- [What the task asks]: Please say how many lines in the records below contain the word "footprint", giving only the number.

- [Records provided]:
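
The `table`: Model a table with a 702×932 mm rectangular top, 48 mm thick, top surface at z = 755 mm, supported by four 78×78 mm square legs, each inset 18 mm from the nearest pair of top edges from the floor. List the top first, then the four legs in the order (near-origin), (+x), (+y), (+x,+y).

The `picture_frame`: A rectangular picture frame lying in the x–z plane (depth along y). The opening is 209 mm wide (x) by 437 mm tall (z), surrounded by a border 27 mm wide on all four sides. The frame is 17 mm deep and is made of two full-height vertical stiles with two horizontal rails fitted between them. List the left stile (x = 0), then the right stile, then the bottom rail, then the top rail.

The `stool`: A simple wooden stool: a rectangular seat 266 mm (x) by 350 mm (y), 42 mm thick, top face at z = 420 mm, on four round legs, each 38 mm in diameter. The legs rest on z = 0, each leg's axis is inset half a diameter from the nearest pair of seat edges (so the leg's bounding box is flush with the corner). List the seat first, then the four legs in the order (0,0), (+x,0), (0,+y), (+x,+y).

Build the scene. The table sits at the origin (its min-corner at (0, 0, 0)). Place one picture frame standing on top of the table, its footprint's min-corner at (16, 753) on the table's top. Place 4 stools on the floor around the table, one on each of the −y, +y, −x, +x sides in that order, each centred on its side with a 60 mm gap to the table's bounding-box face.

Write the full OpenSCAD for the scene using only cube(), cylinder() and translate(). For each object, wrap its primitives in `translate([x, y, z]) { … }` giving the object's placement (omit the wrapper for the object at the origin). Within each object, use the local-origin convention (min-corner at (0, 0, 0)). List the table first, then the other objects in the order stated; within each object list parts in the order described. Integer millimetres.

translate([0, 0, 707]) cube([702, 932, 48]);
translate([18, 18, 0]) cube([78, 78, 707]);
translate([606, 18, 0]) cube([78, 78, 707]);
translate([18, 836, 0]) cube([78, 78, 707]);
translate([606, 836, 0]) cube([78, 78, 707]);
translate([16, 753, 755]) {
  cube([27, 17, 491]);
  translate([236, 0, 0]) cube([27, 17, 491]);
  translate([27, 0, 0]) cube([209, 17, 27]);
  translate([27, 0, 464]) cube([209, 17, 27]);
}
translate([218, -410, 0]) {
  translate([0, 0, 378]) cube([266, 350, 42]);
  translate([19, 19, 0]) cylinder(h = 378, r = 19);
  translate([247, 19, 0]) cylinder(h = 378, r = 19);
  translate([19, 331, 0]) cylinder(h = 378, r = 19);
  translate([247, 331, 0]) cylinder(h = 378, r = 19);
}
translate([218, 992, 0]) {
  translate([0, 0, 378]) cube([266, 350, 42]);
  translate([19, 19, 0]) cylinder(h = 378, r = 19);
  translate([247, 19, 0]) cylinder(h = 378, r = 19);
  translate([19, 331, 0]) cylinder(h = 378, r = 19);
  translate([247, 331, 0]) cylinder(h = 378, r = 19);
}
translate([-326, 291, 0]) {
  translate([0, 0, 378]) cube([266, 350, 42]);
  translate([19, 19, 0]) cylinder(h = 378, r = 19);
  translate([247, 19, 0]) cylinder(h = 378, r = 19);
  translate([19, 331, 0]) cylinder(h = 378, r = 19);
  translate([247, 331, 0]) cylinder(h = 378, r = 19);
}
translate([762, 291, 0]) {
  translate([0, 0, 378]) cube([266, 350, 42]);
  translate([19, 19, 0]) cylinder(h = 378, r = 19);
  translate([247, 19, 0]) cylinder(h = 378, r = 19);
  translate([19, 331, 0]) cylinder(h = 378, r = 19);
  translate([247, 331, 0]) cylinder(h = 378, r = 19);
}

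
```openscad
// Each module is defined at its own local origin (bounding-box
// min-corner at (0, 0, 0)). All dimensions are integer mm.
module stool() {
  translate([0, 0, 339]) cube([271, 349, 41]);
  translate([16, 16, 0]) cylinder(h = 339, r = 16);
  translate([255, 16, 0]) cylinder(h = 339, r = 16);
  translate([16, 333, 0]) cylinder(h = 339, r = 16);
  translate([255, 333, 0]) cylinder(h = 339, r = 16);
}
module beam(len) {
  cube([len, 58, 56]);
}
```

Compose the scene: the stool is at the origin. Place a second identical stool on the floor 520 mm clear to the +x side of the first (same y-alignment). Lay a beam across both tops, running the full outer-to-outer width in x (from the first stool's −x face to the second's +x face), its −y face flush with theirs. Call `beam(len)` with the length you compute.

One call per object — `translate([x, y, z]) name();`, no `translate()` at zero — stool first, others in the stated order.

stool();
translate([791, 0, 0]) stool();
translate([0, 0, 380]) beam(1062);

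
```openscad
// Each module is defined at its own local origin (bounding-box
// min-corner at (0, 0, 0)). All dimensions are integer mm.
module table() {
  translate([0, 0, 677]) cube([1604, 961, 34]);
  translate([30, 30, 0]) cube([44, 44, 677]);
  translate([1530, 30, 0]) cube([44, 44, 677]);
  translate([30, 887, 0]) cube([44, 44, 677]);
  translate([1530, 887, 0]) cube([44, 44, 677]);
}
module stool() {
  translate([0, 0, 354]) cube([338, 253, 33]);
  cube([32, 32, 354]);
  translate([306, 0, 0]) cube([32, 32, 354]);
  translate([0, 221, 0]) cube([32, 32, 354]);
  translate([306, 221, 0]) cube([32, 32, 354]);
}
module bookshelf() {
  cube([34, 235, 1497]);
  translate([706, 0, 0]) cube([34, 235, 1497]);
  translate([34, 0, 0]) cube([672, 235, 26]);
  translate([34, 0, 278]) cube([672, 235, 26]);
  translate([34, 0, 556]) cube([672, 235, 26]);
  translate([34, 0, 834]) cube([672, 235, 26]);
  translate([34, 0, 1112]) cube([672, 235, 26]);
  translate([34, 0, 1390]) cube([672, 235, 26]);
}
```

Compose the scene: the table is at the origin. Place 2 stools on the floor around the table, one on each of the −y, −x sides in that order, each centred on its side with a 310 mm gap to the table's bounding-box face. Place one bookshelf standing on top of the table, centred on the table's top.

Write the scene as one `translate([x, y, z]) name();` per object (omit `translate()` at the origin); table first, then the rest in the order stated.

table();
translate([633, -563, 0]) stool();
translate([-648, 354, 0]) stool();
translate([432, 363, 711]) bookshelf();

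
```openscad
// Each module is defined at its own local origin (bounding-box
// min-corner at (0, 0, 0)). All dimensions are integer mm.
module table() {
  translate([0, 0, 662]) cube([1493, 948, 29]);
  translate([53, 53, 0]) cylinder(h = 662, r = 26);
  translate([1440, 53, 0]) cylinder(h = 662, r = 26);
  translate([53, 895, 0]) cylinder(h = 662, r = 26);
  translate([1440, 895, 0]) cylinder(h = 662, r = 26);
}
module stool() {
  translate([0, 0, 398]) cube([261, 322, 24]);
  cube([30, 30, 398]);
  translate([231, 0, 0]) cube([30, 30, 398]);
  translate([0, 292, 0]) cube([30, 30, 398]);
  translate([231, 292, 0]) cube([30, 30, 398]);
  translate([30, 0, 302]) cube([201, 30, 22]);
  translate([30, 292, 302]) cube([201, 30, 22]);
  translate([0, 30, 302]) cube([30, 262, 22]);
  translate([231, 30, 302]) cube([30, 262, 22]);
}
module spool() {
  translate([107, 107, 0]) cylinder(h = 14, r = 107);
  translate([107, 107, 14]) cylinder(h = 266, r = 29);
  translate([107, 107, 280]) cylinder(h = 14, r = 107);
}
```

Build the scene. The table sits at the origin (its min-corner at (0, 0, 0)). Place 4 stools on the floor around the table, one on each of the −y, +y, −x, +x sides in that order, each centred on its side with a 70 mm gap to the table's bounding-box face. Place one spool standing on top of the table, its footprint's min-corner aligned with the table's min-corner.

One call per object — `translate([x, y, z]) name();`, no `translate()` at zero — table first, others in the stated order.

table();
translate([616, -392, 0]) stool();
translate([616, 1018, 0]) stool();
translate([-331, 313, 0]) stool();
translate([1563, 313, 0]) stool();
translate([0, 0, 691]) spool();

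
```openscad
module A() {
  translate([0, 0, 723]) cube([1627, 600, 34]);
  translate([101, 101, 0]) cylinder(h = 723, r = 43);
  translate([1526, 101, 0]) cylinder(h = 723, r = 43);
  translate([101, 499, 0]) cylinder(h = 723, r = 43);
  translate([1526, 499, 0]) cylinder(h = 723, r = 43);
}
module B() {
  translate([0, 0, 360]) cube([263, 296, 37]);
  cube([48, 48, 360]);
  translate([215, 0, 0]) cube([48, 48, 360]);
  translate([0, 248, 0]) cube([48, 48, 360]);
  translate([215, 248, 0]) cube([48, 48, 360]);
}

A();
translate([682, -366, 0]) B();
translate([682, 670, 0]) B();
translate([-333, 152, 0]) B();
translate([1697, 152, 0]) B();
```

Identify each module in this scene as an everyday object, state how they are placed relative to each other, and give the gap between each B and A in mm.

A is a table. B is a stool. Four stools sit around the table at the −y, +y, −x, +x sides. The gap between each stool and the table is 70 mm.

Each stool's nearest face is 70 mm from the table's bounding box.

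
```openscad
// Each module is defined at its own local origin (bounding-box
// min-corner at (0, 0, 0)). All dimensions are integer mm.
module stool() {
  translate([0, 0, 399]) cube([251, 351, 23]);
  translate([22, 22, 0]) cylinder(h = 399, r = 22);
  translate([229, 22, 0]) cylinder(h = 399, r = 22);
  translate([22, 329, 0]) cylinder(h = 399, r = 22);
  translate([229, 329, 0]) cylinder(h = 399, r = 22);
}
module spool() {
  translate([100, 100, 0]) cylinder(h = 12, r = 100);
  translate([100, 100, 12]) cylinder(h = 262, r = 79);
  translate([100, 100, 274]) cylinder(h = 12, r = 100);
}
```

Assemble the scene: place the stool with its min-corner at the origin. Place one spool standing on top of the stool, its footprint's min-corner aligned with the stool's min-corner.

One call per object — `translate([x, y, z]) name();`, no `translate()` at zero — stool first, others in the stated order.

stool();
translate([0, 0, 422]) spool();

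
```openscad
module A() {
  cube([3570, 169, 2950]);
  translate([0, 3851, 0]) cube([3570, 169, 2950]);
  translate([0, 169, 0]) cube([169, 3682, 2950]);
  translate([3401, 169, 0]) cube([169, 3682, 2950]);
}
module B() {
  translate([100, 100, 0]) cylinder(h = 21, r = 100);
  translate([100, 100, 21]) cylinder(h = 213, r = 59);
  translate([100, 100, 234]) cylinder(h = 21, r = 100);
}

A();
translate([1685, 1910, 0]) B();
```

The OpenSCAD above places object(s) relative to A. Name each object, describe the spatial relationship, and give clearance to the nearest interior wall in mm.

A is a house frame. B is a spool. The spool sits inside the house frame, centred. The clearance to the nearest interior wall is 1516 mm.

Clearances: x = 1516, y = 1741; minimum 1516 mm.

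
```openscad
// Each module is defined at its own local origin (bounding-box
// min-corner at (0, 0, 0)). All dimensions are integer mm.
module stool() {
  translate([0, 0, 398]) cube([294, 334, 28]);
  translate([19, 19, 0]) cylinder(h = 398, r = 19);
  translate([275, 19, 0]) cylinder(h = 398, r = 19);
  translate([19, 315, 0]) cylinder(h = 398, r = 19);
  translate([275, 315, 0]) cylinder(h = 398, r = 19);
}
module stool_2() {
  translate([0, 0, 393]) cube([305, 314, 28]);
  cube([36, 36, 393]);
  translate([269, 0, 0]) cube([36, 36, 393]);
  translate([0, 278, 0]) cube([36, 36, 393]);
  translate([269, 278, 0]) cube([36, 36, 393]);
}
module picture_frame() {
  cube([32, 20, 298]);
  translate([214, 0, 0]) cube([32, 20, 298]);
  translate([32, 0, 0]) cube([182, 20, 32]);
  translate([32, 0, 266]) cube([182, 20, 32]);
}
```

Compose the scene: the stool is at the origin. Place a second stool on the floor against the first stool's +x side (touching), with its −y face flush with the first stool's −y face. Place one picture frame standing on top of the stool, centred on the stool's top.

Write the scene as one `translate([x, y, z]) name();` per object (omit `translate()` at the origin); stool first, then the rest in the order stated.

stool();
translate([294, 0, 0]) stool_2();
translate([24, 157, 426]) picture_frame();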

- [Result for this exercise]: 3